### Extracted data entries
○ ○ ○ ○ ○ ○ ○

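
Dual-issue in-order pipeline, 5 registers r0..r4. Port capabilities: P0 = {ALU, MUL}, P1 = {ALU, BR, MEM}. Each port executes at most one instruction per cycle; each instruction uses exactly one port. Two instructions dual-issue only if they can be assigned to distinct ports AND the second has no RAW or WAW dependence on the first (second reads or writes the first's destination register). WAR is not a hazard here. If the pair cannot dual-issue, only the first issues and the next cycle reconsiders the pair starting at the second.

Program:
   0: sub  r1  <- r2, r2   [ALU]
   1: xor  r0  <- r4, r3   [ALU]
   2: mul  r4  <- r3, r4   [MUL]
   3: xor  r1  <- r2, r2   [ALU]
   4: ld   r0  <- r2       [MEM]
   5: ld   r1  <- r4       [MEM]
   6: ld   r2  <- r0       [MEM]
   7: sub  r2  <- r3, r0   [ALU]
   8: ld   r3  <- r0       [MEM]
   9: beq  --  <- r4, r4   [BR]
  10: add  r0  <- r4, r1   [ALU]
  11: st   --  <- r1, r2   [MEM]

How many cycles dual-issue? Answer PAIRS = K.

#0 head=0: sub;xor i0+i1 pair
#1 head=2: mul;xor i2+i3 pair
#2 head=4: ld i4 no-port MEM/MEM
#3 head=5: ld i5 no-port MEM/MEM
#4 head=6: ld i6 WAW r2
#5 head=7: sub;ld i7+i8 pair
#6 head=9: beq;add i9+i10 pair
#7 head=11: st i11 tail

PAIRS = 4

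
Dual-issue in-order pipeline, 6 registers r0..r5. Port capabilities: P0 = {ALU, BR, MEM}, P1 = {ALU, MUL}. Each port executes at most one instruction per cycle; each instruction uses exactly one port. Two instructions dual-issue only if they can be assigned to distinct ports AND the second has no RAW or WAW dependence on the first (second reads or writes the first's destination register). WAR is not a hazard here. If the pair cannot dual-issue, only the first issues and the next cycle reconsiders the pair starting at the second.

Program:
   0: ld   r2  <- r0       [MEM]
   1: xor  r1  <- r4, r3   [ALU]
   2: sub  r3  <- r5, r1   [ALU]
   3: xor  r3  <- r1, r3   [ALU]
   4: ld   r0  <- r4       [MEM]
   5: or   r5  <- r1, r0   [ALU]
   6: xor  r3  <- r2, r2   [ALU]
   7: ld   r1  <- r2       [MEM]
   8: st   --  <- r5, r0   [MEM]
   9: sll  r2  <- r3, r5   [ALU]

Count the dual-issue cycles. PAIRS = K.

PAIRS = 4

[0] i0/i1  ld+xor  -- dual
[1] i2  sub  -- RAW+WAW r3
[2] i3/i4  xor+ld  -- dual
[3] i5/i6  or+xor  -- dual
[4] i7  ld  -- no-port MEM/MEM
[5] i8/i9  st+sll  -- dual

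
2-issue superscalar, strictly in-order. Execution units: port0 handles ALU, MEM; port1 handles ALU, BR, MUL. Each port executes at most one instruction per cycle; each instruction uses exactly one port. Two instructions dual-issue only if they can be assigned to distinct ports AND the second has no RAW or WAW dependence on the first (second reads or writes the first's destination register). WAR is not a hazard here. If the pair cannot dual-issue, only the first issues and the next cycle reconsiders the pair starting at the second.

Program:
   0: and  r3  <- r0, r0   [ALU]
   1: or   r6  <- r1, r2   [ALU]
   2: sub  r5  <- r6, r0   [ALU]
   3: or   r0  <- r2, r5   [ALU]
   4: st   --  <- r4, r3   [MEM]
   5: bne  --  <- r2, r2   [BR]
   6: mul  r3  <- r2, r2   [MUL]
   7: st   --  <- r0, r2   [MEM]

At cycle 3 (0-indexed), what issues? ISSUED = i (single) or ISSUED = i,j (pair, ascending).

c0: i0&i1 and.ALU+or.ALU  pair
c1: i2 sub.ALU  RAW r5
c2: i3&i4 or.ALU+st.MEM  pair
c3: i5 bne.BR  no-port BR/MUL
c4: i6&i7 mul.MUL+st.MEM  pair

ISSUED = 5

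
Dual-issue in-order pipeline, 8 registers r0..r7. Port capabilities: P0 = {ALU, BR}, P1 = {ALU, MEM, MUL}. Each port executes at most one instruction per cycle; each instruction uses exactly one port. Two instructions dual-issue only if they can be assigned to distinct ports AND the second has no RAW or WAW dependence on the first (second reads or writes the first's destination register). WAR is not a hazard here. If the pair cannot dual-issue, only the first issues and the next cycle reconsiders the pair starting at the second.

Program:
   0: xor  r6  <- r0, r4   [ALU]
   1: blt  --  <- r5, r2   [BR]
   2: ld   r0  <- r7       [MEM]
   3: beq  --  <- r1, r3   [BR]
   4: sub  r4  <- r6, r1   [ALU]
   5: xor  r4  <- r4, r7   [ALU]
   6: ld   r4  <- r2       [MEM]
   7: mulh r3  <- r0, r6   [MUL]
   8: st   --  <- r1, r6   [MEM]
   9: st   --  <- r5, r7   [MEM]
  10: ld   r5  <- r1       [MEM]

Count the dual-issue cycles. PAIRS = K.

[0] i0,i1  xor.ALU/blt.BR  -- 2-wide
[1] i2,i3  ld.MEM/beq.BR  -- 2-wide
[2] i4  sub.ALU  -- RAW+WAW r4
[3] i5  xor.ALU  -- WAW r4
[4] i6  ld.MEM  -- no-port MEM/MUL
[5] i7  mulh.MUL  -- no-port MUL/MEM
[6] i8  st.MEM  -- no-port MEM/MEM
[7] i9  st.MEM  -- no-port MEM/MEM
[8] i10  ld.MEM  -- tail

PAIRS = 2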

○ ○ ○ ○ ○ ○ ○

### WORK REQUEST
Your reply should repeat the entries above in full, with every character intact.

### SOLUTION TO THIS PROBLEM
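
Dual-issue in-order pipeline, 5 registers r0..r4. Port capabilities: P0 = {ALU, MUL}, P1 = {ALU, BR, MEM}. Each port executes at most one instruction per cycle; each instruction uses exactly one port. Two instructions dual-issue only if they can be assigned to distinct ports AND the second has no RAW or WAW dependence on the first (second reads or writes the first's destination register). WAR is not a hazard here. If the pair cannot dual-issue, only the first issues and the next cycle reconsiders the pair starting at the second.

Program:
   0: sub  r1  <- r2, r2   [ALU]
   1: xor  r0  <- r4, r3   [ALU]
   2: mul  r4  <- r3, r4   [MUL]
   3: xor  r1  <- r2, r2   [ALU]
   4: ld   r0  <- r2       [MEM]
   5: ld   r1  <- r4       [MEM]
   6: ld   r2  <- r0       [MEM]
   7: sub  r2  <- r3, r0   [ALU]
   8: ld   r3  <- r0       [MEM]
   9: beq  --  <- r4, r4   [BR]
  10: add  r0  <- r4, r1   [ALU]
  11: st   --  <- r1, r2   [MEM]

How many cycles dual-issue? Answer PAIRS = K.

#0 head=0: sub;xor i0+i1 pair
#1 head=2: mul;xor i2+i3 pair
#2 head=4: ld i4 no-port MEM/MEM
#3 head=5: ld i5 no-port MEM/MEM
#4 head=6: ld i6 WAW r2
#5 head=7: sub;ld i7+i8 pair
#6 head=9: beq;add i9+i10 pair
#7 head=11: st i11 tail

PAIRS = 4

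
Dual-issue in-order pipeline, 6 registers r0..r5. Port capabilities: P0 = {ALU, BR, MEM}, P1 = {ALU, MUL}. Each port executes at most one instruction per cycle; each instruction uses exactly one port. Two instructions dual-issue only if they can be assigned to distinct ports AND the second has no RAW or WAW dependence on the first (second reads or writes the first's destination register). WAR is not a hazard here. If the pair cannot dual-issue, only the first issues and the next cycle reconsiders the pair starting at the second.

Program:
   0: ld   r2  <- r0       [MEM]
   1: xor  r1  <- r4, r3   [ALU]
   2: sub  r3  <- r5, r1   [ALU]
   3: xor  r3  <- r1, r3   [ALU]
   4: ld   r0  <- r4       [MEM]
   5: or   r5  <- r1, r0   [ALU]
   6: xor  r3  <- r2, r2   [ALU]
   7: ld   r1  <- r2       [MEM]
   8: st   --  <- r5, r0   [MEM]
   9: sll  r2  <- r3, r5   [ALU]

Count the dual-issue cycles. PAIRS = K.

PAIRS = 4

[0] i0/i1  ld+xor  -- dual
[1] i2  sub  -- RAW+WAW r3
[2] i3/i4  xor+ld  -- dual
[3] i5/i6  or+xor  -- dual
[4] i7  ld  -- no-port MEM/MEM
[5] i8/i9  st+sll  -- dual

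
2-issue superscalar, strictly in-order. Execution units: port0 handles ALU, MEM; port1 handles ALU, BR, MUL. Each port executes at most one instruction per cycle; each instruction uses exactly one port. Two instructions dual-issue only if they can be assigned to distinct ports AND the second has no RAW or WAW dependence on the first (second reads or writes the first's destination register). WAR is not a hazard here. If the pair cannot dual-issue, only the first issues and the next cycle reconsiders the pair starting at the second.

Program:
   0: and  r3  <- r0, r0   [ALU]
   1: or   r6  <- r1, r2   [ALU]
   2: sub  r5  <- r6, r0   [ALU]
   3: or   r0  <- r2, r5   [ALU]
   4: st   --  <- r4, r3   [MEM]
   5: bne  --  <- r2, r2   [BR]
   6: mul  r3  <- r2, r2   [MUL]
   7: st   --  <- r0, r2   [MEM]

At cycle 3 (0-indexed), what issues? ISSUED = i (single) or ISSUED = i,j (pair, ascending).

c0: i0&i1 and.ALU+or.ALU  pair
c1: i2 sub.ALU  RAW r5
c2: i3&i4 or.ALU+st.MEM  pair
c3: i5 bne.BR  no-port BR/MUL
c4: i6&i7 mul.MUL+st.MEM  pair

ISSUED = 5

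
Dual-issue in-order pipeline, 8 registers r0..r7. Port capabilities: P0 = {ALU, BR}, P1 = {ALU, MEM, MUL}. Each port executes at most one instruction per cycle; each instruction uses exactly one port. Two instructions dual-issue only if they can be assigned to distinct ports AND the second has no RAW or WAW dependence on the first (second reads or writes the first's destination register). WAR is not a hazard here. If the pair cannot dual-issue, only the first issues and the next cycle reconsiders the pair starting at the second.

Program:
   0: xor  r6  <- r0, r4   [ALU]
   1: blt  --  <- r5, r2   [BR]
   2: ld   r0  <- r7       [MEM]
   3: beq  --  <- r1, r3   [BR]
   4: sub  r4  <- r6, r1   [ALU]
   5: xor  r4  <- r4, r7   [ALU]
   6: ld   r4  <- r2       [MEM]
   7: mulh r3  <- r0, r6   [MUL]
   8: st   --  <- r1, r6   [MEM]
   9: st   --  <- r5, r7   [MEM]
  10: ld   r5  <- r1       [MEM]

Count the dual-issue cycles. PAIRS = K.

[0] i0,i1  xor.ALU/blt.BR  -- 2-wide
[1] i2,i3  ld.MEM/beq.BR  -- 2-wide
[2] i4  sub.ALU  -- RAW+WAW r4
[3] i5  xor.ALU  -- WAW r4
[4] i6  ld.MEM  -- no-port MEM/MUL
[5] i7  mulh.MUL  -- no-port MUL/MEM
[6] i8  st.MEM  -- no-port MEM/MEM
[7] i9  st.MEM  -- no-port MEM/MEM
[8] i10  ld.MEM  -- tail

PAIRS = 2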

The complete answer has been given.